*** Opening of Given records ***
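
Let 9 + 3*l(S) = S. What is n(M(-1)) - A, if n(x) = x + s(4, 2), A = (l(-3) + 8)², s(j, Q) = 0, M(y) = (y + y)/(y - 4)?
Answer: -78/5 ≈ -15.600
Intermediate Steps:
l(S) = -3 + S/3
M(y) = 2*y/(-4 + y) (M(y) = (2*y)/(-4 + y) = 2*y/(-4 + y))
A = 16 (A = ((-3 + (⅓)*(-3)) + 8)² = ((-3 - 1) + 8)² = (-4 + 8)² = 4² = 16)
n(x) = x (n(x) = x + 0 = x)
n(M(-1)) - A = 2*(-1)/(-4 - 1) - 1*16 = 2*(-1)/(-5) - 16 = 2*(-1)*(-⅕) - 16 = ⅖ - 16 = -78/5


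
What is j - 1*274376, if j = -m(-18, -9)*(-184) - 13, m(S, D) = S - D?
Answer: -276045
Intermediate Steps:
j = -1669 (j = -(-18 - 1*(-9))*(-184) - 13 = -(-18 + 9)*(-184) - 13 = -1*(-9)*(-184) - 13 = 9*(-184) - 13 = -1656 - 13 = -1669)
j - 1*274376 = -1669 - 1*274376 = -1669 - 274376 = -276045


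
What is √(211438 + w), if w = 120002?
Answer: 4*√20715 ≈ 575.71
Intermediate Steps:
√(211438 + w) = √(211438 + 120002) = √331440 = 4*√20715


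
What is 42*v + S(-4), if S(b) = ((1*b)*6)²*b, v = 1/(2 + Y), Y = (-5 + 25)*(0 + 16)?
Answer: -52989/23 ≈ -2303.9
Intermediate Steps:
Y = 320 (Y = 20*16 = 320)
v = 1/322 (v = 1/(2 + 320) = 1/322 ≈ 0.0031056)
S(b) = 36*b³ (S(b) = (b*6)²*b = (6*b)²*b = (36*b²)*b = 36*b³)
42*v + S(-4) = 42*(1/322) + 36*(-4)³ = 3/23 + 36*(-64) = 3/23 - 2304 = -52989/23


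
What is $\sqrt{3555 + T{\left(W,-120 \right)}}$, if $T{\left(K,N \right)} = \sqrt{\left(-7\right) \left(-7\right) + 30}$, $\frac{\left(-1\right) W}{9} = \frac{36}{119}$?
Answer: $\sqrt{3555 + \sqrt{79}} \approx 59.698$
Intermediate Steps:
$W = - \frac{324}{119}$ ($W = - 9 \cdot \frac{36}{119} = - 9 \cdot 36 \cdot \frac{1}{119} = \left(-9\right) \frac{36}{119} = - \frac{324}{119} \approx -2.7227$)
$T{\left(K,N \right)} = \sqrt{79}$ ($T{\left(K,N \right)} = \sqrt{49 + 30} = \sqrt{79}$)
$\sqrt{3555 + T{\left(W,-120 \right)}} = \sqrt{3555 + \sqrt{79}}$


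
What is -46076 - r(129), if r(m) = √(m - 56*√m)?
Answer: -46076 - √(129 - 56*√129) ≈ -46076.0 - 22.517*I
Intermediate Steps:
-46076 - r(129) = -46076 - √(129 - 56*√129)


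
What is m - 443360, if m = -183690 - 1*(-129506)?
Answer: -497544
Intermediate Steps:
m = -54184 (m = -183690 + 129506 = -54184)
m - 443360 = -54184 - 443360 = -497544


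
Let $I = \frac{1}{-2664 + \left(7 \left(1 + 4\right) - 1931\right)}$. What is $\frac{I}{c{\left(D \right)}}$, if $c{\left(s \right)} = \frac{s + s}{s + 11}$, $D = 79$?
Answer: $- \frac{3}{24016} \approx -0.00012492$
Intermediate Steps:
$c{\left(s \right)} = \frac{2 s}{11 + s}$
$I = - \frac{1}{4560}$ ($I = \frac{1}{-2664 + \left(7 \cdot 5 - 1931\right)} = \frac{1}{-2664 + \left(35 - 1931\right)} = \frac{1}{-2664 - 1896} = \frac{1}{-4560} = - \frac{1}{4560} \approx -0.0002193$)
$\frac{I}{c{\left(D \right)}} = - \frac{1}{4560 \cdot 2 \cdot 79 \frac{1}{11 + 79}} = - \frac{1}{4560 \cdot 2 \cdot 79 \cdot \frac{1}{90}} = - \frac{1}{4560 \cdot \frac{79}{45}} = \left(- \frac{1}{4560}\right) \frac{45}{79} = - \frac{3}{24016}$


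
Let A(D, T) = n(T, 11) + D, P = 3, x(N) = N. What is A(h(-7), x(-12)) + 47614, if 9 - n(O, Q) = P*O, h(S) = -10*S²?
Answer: 47169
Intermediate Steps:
n(O, Q) = 9 - 3*O
A(D, T) = 9 + D - 3*T (A(D, T) = (9 - 3*T) + D = 9 + D - 3*T)
A(h(-7), x(-12)) + 47614 = (9 - 10*(-7)² - 3*(-12)) + 47614 = (9 - 10*49 + 36) + 47614 = (9 - 490 + 36) + 47614 = -445 + 47614 = 47169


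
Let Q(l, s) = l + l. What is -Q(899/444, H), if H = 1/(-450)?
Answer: -899/222 ≈ -4.0495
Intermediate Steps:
H = -1/450 ≈ -0.0022222
Q(l, s) = 2*l
-Q(899/444, H) = -2*899/444 = -1*899/222 = -899/222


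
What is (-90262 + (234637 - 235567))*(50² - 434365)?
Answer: 39382633080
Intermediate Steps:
(-90262 + (234637 - 235567))*(50² - 434365) = (-90262 - 930)*(2500 - 434365) = -91192*(-431865) = 39382633080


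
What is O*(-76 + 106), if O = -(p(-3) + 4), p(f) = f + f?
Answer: 60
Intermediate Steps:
p(f) = 2*f
O = 2 (O = -(2*(-3) + 4) = -(-6 + 4) = -1*(-2) = 2)
O*(-76 + 106) = 2*(-76 + 106) = 2*30 = 60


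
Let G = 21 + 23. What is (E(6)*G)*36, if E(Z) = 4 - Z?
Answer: -3168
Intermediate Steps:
G = 44
(E(6)*G)*36 = ((4 - 1*6)*44)*36 = ((4 - 6)*44)*36 = -2*44*36 = -88*36 = -3168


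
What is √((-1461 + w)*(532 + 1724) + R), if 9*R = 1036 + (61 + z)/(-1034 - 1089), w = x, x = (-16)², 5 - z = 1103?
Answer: 7*I*√2250371200165/6369 ≈ 1648.7*I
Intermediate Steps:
z = -1098 (z = 5 - 1*1103 = 5 - 1103 = -1098)
x = 256
w = 256
R = 2200465/19107 (R = (1036 + (61 - 1098)/(-1034 - 1089))/9 = (1036 - 1037/(-2123))/9 = (1036 - 1037*(-1/2123))/9 = (1036 + 1037/2123)/9 = (⅑)*(2200465/2123) = 2200465/19107 ≈ 115.17)
√((-1461 + w)*(532 + 1724) + R) = √((-1461 + 256)*(532 + 1724) + 2200465/19107) = √(-1205*2256 + 2200465/19107) = √(-2718480 + 2200465/19107) = √(-51939796895/19107) = 7*I*√2250371200165/6369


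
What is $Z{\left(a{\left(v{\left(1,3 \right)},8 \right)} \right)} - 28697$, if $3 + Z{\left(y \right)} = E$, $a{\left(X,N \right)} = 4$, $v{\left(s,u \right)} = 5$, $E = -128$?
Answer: $-28828$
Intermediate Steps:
$Z{\left(y \right)} = -131$ ($Z{\left(y \right)} = -3 - 128 = -131$)
$Z{\left(a{\left(v{\left(1,3 \right)},8 \right)} \right)} - 28697 = -131 - 28697 = -28828$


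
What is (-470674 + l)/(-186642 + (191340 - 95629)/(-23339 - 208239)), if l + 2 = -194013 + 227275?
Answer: 101295459292/43222276787 ≈ 2.3436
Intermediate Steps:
l = 33260 (l = -2 + (-194013 + 227275) = -2 + 33262 = 33260)
(-470674 + l)/(-186642 + (191340 - 95629)/(-23339 - 208239)) = (-470674 + 33260)/(-186642 + (191340 - 95629)/(-23339 - 208239)) = -437414/(-186642 + 95711/(-231578)) = -437414/(-186642 + 95711*(-1/231578)) = -437414/(-186642 - 95711/231578) = -437414/(-43222276787/231578) = -437414*(-231578/43222276787) = 101295459292/43222276787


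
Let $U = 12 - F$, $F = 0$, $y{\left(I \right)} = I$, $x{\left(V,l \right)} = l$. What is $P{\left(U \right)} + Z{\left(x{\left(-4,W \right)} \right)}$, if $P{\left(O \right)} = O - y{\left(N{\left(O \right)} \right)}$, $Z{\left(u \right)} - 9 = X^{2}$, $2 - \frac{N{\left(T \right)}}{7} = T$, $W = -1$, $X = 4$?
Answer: $107$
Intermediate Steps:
$N{\left(T \right)} = 14 - 7 T$
$Z{\left(u \right)} = 25$ ($Z{\left(u \right)} = 9 + 4^{2} = 9 + 16 = 25$)
$U = 12$ ($U = 12 - 0 = 12 + 0 = 12$)
$P{\left(O \right)} = -14 + 8 O$ ($P{\left(O \right)} = O - \left(14 - 7 O\right) = O + \left(-14 + 7 O\right) = -14 + 8 O$)
$P{\left(U \right)} + Z{\left(x{\left(-4,W \right)} \right)} = \left(-14 + 8 \cdot 12\right) + 25 = \left(-14 + 96\right) + 25 = 82 + 25 = 107$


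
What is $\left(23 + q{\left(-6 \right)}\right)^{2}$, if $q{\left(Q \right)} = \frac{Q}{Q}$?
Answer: $576$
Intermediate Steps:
$q{\left(Q \right)} = 1$
$\left(23 + q{\left(-6 \right)}\right)^{2} = \left(23 + 1\right)^{2} = 24^{2} = 576$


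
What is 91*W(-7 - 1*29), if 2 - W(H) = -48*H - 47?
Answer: -152789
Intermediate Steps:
W(H) = 49 + 48*H (W(H) = 2 - (-48*H - 47) = 2 - (-47 - 48*H) = 2 + (47 + 48*H) = 49 + 48*H)
91*W(-7 - 1*29) = 91*(49 + 48*(-7 - 1*29)) = 91*(49 + 48*(-7 - 29)) = 91*(49 + 48*(-36)) = 91*(49 - 1728) = 91*(-1679) = -152789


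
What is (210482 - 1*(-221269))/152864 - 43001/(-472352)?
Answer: 205577884/70513297 ≈ 2.9154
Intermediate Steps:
(210482 - 1*(-221269))/152864 - 43001/(-472352) = (210482 + 221269)*(1/152864) - 43001*(-1/472352) = 431751*(1/152864) + 43001/472352 = 431751/152864 + 43001/472352 = 205577884/70513297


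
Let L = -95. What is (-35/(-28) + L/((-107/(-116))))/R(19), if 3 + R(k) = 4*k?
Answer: -43545/31244 ≈ -1.3937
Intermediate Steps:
R(k) = -3 + 4*k
(-35/(-28) + L/((-107/(-116))))/R(19) = (-35/(-28) - 95/((-107/(-116))))/(-3 + 4*19) = (-35*(-1/28) - 95/((-107*(-1/116))))/(-3 + 76) = (5/4 - 95/107/116)/73 = (5/4 - 95*116/107)*(1/73) = (5/4 - 11020/107)*(1/73) = -43545/428*1/73 = -43545/31244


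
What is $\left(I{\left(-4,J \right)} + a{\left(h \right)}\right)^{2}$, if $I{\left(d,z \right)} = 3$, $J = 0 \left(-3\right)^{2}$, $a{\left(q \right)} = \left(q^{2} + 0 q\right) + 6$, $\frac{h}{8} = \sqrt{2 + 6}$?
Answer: $271441$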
*** Close of Given records ***
### Work to be completed
Above are the records; from them, give again exactly the lines from the one containing "Answer: -3168" through the one containing "Answer: 101295459292/43222276787 ≈ 2.3436", both included.

### Written answer
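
Answer: -3168
Intermediate Steps:
G = 44
(E(6)*G)*36 = ((4 - 1*6)*44)*36 = ((4 - 6)*44)*36 = -2*44*36 = -88*36 = -3168


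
What is √((-1461 + w)*(532 + 1724) + R), if 9*R = 1036 + (61 + z)/(-1034 - 1089), w = x, x = (-16)², 5 - z = 1103?
Answer: 7*I*√2250371200165/6369 ≈ 1648.7*I
Intermediate Steps:
z = -1098 (z = 5 - 1*1103 = 5 - 1103 = -1098)
x = 256
w = 256
R = 2200465/19107 (R = (1036 + (61 - 1098)/(-1034 - 1089))/9 = (1036 - 1037/(-2123))/9 = (1036 - 1037*(-1/2123))/9 = (1036 + 1037/2123)/9 = (⅑)*(2200465/2123) = 2200465/19107 ≈ 115.17)
√((-1461 + w)*(532 + 1724) + R) = √((-1461 + 256)*(532 + 1724) + 2200465/19107) = √(-1205*2256 + 2200465/19107) = √(-2718480 + 2200465/19107) = √(-51939796895/19107) = 7*I*√2250371200165/6369


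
What is $Z{\left(a{\left(v{\left(1,3 \right)},8 \right)} \right)} - 28697$, if $3 + Z{\left(y \right)} = E$, $a{\left(X,N \right)} = 4$, $v{\left(s,u \right)} = 5$, $E = -128$?
Answer: $-28828$
Intermediate Steps:
$Z{\left(y \right)} = -131$ ($Z{\left(y \right)} = -3 - 128 = -131$)
$Z{\left(a{\left(v{\left(1,3 \right)},8 \right)} \right)} - 28697 = -131 - 28697 = -28828$


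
What is (-470674 + l)/(-186642 + (191340 - 95629)/(-23339 - 208239)), if l + 2 = -194013 + 227275?
Answer: 101295459292/43222276787 ≈ 2.3436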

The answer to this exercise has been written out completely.